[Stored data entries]
-=-=-=-=-

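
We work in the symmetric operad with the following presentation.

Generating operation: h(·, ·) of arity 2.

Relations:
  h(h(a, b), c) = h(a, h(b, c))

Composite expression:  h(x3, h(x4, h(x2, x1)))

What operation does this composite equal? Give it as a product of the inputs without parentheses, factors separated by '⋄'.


All parenthesizations of h agree; list the x-inputs left to right.
h(x2, x1) collapses to x2 ⋄ x1
h(x4, h(x2, x1)) collapses to x4 ⋄ x2 ⋄ x1
h(x3, h(x4, h(x2, x1))) collapses to x3 ⋄ x4 ⋄ x2 ⋄ x1

x3 ⋄ x4 ⋄ x2 ⋄ x1


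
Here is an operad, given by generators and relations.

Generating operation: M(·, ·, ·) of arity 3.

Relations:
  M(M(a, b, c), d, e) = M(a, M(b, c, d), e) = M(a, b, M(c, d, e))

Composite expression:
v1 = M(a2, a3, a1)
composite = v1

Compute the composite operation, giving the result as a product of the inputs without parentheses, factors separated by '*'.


a2 * a3 * a1

Every regrouping of M is equal, so read the a-inputs in written order.
M(a2, a3, a1) linearizes to a2 * a3 * a1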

-=-=-=-=-

* _Exercise directions_:
Extract every line from the one containing "Here is an operad, given" through the last line of the data, inclusive, exactly as written.

* _Problem solution_:
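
Here is an operad, given by generators and relations.

Generating operation: M(·, ·, ·) of arity 3.

Relations:
  M(M(a, b, c), d, e) = M(a, M(b, c, d), e) = M(a, b, M(c, d, e))

Composite expression:
v1 = M(a2, a3, a1)
composite = v1

Compute the composite operation, giving the result as a product of the inputs without parentheses, factors separated by '*'.


a2 * a3 * a1

Every regrouping of M is equal, so read the a-inputs in written order.
M(a2, a3, a1) linearizes to a2 * a3 * a1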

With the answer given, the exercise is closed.